Exercise - Give every entry again, exactly as it stands.

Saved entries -

━━━━

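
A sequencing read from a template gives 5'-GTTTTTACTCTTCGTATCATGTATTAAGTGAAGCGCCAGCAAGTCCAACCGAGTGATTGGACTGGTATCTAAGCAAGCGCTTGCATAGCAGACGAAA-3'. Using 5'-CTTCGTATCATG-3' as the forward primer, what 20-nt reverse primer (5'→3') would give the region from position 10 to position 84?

5'-GCAAGCGCTTGCTTAGATAC-3'

The product's 3' end on the top strand is position 84.
The reverse primer anneals to the top strand over positions 65–84, i.e. to GTATCTAAGCAAGCGCTTGC.
Its sequence written 5'→3' is the reverse complement: GCAAGCGCTTGCTTAGATAC.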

━━━━

Response area -
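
A sequencing read from a template gives 5'-GTTTTTACTCTTCGTATCATGTATTAAGTGAAGCGCCAGCAAGTCCAACCGAGTGATTGGACTGGTATCTAAGCAAGCGCTTGCATAGCAGACGAAA-3'. Using 5'-CTTCGTATCATG-3' as the forward primer, what 20-nt reverse primer (5'→3') would give the region from position 10 to position 84?

5'-GCAAGCGCTTGCTTAGATAC-3'

The product's 3' end on the top strand is position 84.
The reverse primer anneals to the top strand over positions 65–84, i.e. to GTATCTAAGCAAGCGCTTGC.
Its sequence written 5'→3' is the reverse complement: GCAAGCGCTTGCTTAGATAC.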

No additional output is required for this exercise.